» **What to produce**
Take the data below and filter it for lines containing the word "table"; show each line found.

» **Data**
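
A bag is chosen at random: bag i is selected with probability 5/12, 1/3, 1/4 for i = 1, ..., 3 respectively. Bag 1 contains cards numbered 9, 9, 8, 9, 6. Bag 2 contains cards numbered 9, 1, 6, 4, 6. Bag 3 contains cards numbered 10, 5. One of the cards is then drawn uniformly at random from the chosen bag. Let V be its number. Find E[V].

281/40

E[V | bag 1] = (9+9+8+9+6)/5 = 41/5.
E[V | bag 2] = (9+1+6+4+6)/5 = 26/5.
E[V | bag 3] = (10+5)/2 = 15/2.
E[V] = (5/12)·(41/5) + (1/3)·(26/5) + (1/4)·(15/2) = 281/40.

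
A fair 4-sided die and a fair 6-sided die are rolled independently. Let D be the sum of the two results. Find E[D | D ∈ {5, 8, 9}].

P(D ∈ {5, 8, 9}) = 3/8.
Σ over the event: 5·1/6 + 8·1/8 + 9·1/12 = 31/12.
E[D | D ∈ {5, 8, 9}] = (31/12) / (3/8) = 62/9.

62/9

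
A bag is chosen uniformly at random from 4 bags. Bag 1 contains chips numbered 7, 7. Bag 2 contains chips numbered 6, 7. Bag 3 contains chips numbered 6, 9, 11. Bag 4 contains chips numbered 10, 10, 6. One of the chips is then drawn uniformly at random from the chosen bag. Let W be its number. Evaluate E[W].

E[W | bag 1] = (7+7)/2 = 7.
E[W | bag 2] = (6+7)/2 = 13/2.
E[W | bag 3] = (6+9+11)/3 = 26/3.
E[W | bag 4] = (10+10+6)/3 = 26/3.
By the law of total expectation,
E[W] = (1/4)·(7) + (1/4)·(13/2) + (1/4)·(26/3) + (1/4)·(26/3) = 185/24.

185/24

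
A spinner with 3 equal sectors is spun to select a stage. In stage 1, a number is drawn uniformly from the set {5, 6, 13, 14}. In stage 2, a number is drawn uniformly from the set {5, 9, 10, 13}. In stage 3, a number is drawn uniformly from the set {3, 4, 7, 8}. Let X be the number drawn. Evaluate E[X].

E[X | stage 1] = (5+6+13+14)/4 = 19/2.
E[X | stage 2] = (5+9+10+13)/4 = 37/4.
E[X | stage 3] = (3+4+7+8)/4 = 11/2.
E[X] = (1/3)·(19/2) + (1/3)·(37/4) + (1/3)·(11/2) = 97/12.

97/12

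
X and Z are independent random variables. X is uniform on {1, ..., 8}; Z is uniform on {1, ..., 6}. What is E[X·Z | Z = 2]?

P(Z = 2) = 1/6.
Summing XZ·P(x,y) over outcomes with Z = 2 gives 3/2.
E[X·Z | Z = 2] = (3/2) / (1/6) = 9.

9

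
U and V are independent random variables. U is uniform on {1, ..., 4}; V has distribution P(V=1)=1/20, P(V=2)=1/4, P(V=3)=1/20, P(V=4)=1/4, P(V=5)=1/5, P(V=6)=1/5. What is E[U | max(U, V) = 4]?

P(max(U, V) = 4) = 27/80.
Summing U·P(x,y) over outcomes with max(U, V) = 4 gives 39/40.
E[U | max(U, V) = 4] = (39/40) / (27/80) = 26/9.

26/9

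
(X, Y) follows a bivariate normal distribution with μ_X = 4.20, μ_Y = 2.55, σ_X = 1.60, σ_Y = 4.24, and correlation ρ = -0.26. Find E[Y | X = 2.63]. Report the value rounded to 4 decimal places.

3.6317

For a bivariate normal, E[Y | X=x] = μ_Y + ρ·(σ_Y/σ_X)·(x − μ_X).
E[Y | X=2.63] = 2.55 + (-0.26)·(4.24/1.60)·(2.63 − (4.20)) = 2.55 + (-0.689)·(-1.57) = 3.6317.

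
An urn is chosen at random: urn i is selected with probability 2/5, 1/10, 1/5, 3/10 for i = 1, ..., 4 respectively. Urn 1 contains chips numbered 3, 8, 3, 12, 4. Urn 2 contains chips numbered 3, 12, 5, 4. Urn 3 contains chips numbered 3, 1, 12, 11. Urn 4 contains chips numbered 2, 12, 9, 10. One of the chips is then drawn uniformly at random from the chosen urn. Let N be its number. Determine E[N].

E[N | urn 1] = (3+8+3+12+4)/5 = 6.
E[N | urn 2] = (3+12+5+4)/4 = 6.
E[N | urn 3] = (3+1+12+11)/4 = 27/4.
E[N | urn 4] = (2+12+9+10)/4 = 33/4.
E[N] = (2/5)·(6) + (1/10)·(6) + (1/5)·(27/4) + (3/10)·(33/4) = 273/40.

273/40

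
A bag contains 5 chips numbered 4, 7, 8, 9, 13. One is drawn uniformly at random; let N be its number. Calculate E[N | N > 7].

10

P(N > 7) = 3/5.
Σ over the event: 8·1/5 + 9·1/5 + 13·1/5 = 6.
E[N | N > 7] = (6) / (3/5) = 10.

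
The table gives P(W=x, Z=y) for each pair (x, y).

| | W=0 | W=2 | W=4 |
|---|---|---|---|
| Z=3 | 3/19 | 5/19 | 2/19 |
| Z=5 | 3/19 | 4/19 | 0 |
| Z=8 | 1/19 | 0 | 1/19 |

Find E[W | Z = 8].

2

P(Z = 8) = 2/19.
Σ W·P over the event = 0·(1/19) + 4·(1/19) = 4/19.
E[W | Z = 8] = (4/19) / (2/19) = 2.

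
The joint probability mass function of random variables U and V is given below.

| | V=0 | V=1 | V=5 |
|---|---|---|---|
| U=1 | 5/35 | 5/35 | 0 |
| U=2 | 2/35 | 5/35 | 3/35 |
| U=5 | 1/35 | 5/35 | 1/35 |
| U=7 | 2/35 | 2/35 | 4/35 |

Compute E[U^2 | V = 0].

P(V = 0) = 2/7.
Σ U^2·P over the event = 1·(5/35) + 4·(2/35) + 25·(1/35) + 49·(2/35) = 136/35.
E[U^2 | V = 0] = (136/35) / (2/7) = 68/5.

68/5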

==

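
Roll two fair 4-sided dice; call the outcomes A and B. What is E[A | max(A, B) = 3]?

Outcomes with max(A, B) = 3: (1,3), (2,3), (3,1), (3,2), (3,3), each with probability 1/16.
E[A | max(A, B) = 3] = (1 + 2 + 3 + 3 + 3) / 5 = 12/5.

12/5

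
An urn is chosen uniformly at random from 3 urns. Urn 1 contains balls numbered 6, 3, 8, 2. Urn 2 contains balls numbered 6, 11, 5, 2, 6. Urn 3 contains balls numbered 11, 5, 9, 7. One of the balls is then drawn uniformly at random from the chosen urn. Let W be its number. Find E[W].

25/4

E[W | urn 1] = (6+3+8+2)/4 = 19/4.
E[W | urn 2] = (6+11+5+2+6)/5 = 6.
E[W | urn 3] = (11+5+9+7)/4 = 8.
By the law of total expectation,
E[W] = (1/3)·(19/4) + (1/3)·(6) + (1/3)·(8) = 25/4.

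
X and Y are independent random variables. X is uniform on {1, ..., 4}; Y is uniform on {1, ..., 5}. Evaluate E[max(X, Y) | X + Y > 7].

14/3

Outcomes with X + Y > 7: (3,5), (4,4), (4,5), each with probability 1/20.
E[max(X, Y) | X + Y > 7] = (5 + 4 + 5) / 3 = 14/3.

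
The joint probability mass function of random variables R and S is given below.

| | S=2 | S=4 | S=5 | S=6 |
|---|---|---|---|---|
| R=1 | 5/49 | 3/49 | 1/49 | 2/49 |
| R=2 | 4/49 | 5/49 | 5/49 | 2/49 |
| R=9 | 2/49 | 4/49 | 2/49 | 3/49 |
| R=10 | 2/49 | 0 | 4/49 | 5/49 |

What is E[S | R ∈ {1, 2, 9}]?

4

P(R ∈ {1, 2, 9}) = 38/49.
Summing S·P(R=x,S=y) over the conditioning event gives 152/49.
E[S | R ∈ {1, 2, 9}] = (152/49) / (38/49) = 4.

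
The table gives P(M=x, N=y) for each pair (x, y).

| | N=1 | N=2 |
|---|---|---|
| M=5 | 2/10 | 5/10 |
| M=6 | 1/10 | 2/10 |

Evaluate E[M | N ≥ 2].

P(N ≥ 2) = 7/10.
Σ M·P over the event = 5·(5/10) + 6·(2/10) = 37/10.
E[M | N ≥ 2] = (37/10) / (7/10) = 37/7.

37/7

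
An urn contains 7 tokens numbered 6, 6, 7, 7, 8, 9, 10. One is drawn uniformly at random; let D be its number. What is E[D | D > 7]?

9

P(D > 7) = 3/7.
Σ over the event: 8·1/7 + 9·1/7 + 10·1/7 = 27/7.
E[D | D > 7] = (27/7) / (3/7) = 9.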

» **Answer section**
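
The table gives P(W=x, Z=y) for each pair (x, y).
The table gives P(M=x, N=y) for each pair (x, y).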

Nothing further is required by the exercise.